[What is required]
All entries given below are to be returned word for word.

Stored data:
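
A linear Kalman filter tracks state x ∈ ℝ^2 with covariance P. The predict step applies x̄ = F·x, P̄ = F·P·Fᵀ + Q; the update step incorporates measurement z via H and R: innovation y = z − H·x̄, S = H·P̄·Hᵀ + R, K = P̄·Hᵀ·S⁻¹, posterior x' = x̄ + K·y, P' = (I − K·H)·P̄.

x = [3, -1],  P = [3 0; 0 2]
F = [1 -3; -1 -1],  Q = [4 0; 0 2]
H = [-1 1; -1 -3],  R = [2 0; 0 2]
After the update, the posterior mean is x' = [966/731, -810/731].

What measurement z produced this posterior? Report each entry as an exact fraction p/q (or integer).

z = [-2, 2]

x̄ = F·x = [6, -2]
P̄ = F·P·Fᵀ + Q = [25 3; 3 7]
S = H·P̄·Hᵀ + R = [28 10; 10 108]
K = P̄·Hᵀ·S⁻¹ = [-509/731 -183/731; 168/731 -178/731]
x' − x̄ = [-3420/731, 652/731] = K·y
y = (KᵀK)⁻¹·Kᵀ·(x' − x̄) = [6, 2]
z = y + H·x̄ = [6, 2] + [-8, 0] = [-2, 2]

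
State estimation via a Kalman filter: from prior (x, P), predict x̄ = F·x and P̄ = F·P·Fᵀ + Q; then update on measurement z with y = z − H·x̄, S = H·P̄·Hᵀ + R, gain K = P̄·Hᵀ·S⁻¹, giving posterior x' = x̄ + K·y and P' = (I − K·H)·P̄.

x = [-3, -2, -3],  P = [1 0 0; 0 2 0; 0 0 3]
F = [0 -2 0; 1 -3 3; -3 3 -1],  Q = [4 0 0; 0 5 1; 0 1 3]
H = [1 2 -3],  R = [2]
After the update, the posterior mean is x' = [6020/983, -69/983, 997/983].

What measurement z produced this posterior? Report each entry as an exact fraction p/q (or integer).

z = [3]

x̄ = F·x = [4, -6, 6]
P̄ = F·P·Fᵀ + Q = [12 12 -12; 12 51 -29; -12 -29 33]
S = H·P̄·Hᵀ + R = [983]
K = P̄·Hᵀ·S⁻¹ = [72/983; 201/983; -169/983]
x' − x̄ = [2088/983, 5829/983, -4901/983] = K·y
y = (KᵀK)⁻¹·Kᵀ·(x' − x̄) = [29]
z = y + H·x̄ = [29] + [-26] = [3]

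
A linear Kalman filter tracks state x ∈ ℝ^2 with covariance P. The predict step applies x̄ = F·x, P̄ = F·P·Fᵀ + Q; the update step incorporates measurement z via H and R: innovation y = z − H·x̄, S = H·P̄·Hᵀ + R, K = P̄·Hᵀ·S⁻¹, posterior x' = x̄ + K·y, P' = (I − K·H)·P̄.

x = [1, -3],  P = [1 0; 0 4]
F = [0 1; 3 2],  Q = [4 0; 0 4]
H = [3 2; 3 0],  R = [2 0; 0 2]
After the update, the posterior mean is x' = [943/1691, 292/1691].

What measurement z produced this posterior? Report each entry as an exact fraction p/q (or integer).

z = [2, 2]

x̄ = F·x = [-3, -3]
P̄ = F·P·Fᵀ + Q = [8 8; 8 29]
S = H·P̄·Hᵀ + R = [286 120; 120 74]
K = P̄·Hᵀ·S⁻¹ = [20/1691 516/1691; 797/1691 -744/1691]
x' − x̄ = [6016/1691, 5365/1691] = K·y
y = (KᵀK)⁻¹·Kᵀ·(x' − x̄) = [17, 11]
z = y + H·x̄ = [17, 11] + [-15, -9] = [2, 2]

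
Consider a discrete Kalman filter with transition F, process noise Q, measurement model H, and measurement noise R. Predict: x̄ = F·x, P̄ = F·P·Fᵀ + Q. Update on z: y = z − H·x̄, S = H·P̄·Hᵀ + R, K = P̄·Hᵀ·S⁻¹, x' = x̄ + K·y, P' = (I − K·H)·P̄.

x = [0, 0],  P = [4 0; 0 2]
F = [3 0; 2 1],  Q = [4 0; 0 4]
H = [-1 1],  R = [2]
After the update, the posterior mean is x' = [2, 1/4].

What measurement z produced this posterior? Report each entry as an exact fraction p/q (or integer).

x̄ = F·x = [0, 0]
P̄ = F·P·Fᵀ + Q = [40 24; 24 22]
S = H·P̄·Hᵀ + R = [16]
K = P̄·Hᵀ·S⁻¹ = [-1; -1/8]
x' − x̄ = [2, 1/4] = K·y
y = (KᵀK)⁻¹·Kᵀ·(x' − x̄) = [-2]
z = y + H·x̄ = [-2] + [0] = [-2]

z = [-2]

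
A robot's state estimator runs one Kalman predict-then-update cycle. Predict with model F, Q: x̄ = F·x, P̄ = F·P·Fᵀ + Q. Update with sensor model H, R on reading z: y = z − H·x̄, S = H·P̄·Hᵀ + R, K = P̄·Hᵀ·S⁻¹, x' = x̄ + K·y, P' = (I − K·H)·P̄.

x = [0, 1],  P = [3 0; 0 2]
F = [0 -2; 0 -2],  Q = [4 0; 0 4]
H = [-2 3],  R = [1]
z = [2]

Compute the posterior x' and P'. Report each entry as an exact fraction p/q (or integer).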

[Solution to this exercise]
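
A linear Kalman filter tracks state x ∈ ℝ^2 with covariance P. The predict step applies x̄ = F·x, P̄ = F·P·Fᵀ + Q; the update step incorporates measurement z via H and R: innovation y = z − H·x̄, S = H·P̄·Hᵀ + R, K = P̄·Hᵀ·S⁻¹, posterior x' = x̄ + K·y, P' = (I − K·H)·P̄.

x = [3, -1],  P = [3 0; 0 2]
F = [1 -3; -1 -1],  Q = [4 0; 0 2]
H = [-1 1; -1 -3],  R = [2 0; 0 2]
After the update, the posterior mean is x' = [966/731, -810/731].

What measurement z produced this posterior? Report each entry as an exact fraction p/q (or integer).

z = [-2, 2]

x̄ = F·x = [6, -2]
P̄ = F·P·Fᵀ + Q = [25 3; 3 7]
S = H·P̄·Hᵀ + R = [28 10; 10 108]
K = P̄·Hᵀ·S⁻¹ = [-509/731 -183/731; 168/731 -178/731]
x' − x̄ = [-3420/731, 652/731] = K·y
y = (KᵀK)⁻¹·Kᵀ·(x' − x̄) = [6, 2]
z = y + H·x̄ = [6, 2] + [-8, 0] = [-2, 2]

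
State estimation via a Kalman filter: from prior (x, P), predict x̄ = F·x and P̄ = F·P·Fᵀ + Q; then update on measurement z with y = z − H·x̄, S = H·P̄·Hᵀ + R, gain K = P̄·Hᵀ·S⁻¹, giving posterior x' = x̄ + K·y and P' = (I − K·H)·P̄.

x = [-3, -2, -3],  P = [1 0 0; 0 2 0; 0 0 3]
F = [0 -2 0; 1 -3 3; -3 3 -1],  Q = [4 0 0; 0 5 1; 0 1 3]
H = [1 2 -3],  R = [2]
After the update, the posterior mean is x' = [6020/983, -69/983, 997/983].

What measurement z produced this posterior? Report each entry as an exact fraction p/q (or integer).

z = [3]

x̄ = F·x = [4, -6, 6]
P̄ = F·P·Fᵀ + Q = [12 12 -12; 12 51 -29; -12 -29 33]
S = H·P̄·Hᵀ + R = [983]
K = P̄·Hᵀ·S⁻¹ = [72/983; 201/983; -169/983]
x' − x̄ = [2088/983, 5829/983, -4901/983] = K·y
y = (KᵀK)⁻¹·Kᵀ·(x' − x̄) = [29]
z = y + H·x̄ = [29] + [-26] = [3]

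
A linear Kalman filter tracks state x ∈ ℝ^2 with covariance P. The predict step applies x̄ = F·x, P̄ = F·P·Fᵀ + Q; the update step incorporates measurement z via H and R: innovation y = z − H·x̄, S = H·P̄·Hᵀ + R, K = P̄·Hᵀ·S⁻¹, posterior x' = x̄ + K·y, P' = (I − K·H)·P̄.

x = [1, -3],  P = [1 0; 0 4]
F = [0 1; 3 2],  Q = [4 0; 0 4]
H = [3 2; 3 0],  R = [2 0; 0 2]
After the update, the posterior mean is x' = [943/1691, 292/1691].

What measurement z produced this posterior? Report each entry as an exact fraction p/q (or integer).

z = [2, 2]

x̄ = F·x = [-3, -3]
P̄ = F·P·Fᵀ + Q = [8 8; 8 29]
S = H·P̄·Hᵀ + R = [286 120; 120 74]
K = P̄·Hᵀ·S⁻¹ = [20/1691 516/1691; 797/1691 -744/1691]
x' − x̄ = [6016/1691, 5365/1691] = K·y
y = (KᵀK)⁻¹·Kᵀ·(x' − x̄) = [17, 11]
z = y + H·x̄ = [17, 11] + [-15, -9] = [2, 2]

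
Consider a discrete Kalman filter with transition F, process noise Q, measurement model H, and measurement noise R. Predict: x̄ = F·x, P̄ = F·P·Fᵀ + Q. Update on z: y = z − H·x̄, S = H·P̄·Hᵀ + R, K = P̄·Hᵀ·S⁻¹, x' = x̄ + K·y, P' = (I − K·H)·P̄.

x = [0, 0],  P = [4 0; 0 2]
F = [3 0; 2 1],  Q = [4 0; 0 4]
H = [-1 1],  R = [2]
After the update, the posterior mean is x' = [2, 1/4].

What measurement z produced this posterior? Report each entry as an exact fraction p/q (or integer).

x̄ = F·x = [0, 0]
P̄ = F·P·Fᵀ + Q = [40 24; 24 22]
S = H·P̄·Hᵀ + R = [16]
K = P̄·Hᵀ·S⁻¹ = [-1; -1/8]
x' − x̄ = [2, 1/4] = K·y
y = (KᵀK)⁻¹·Kᵀ·(x' − x̄) = [-2]
z = y + H·x̄ = [-2] + [0] = [-2]

z = [-2]

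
A robot's state estimator runs one Kalman predict-then-update cycle. Predict with model F, Q: x̄ = F·x, P̄ = F·P·Fᵀ + Q. Update with sensor model H, R on reading z: y = z − H·x̄, S = H·P̄·Hᵀ + R, K = P̄·Hᵀ·S⁻¹, x' = x̄ + K·y, P' = (I − K·H)·P̄.

x = [0, 1],  P = [3 0; 0 2]
F = [0 -2; 0 -2],  Q = [4 0; 0 4]
H = [-2 3],  R = [1]
z = [2]

Compute the posterior x' and P'. Report each entry as an exact fraction p/q (or integer).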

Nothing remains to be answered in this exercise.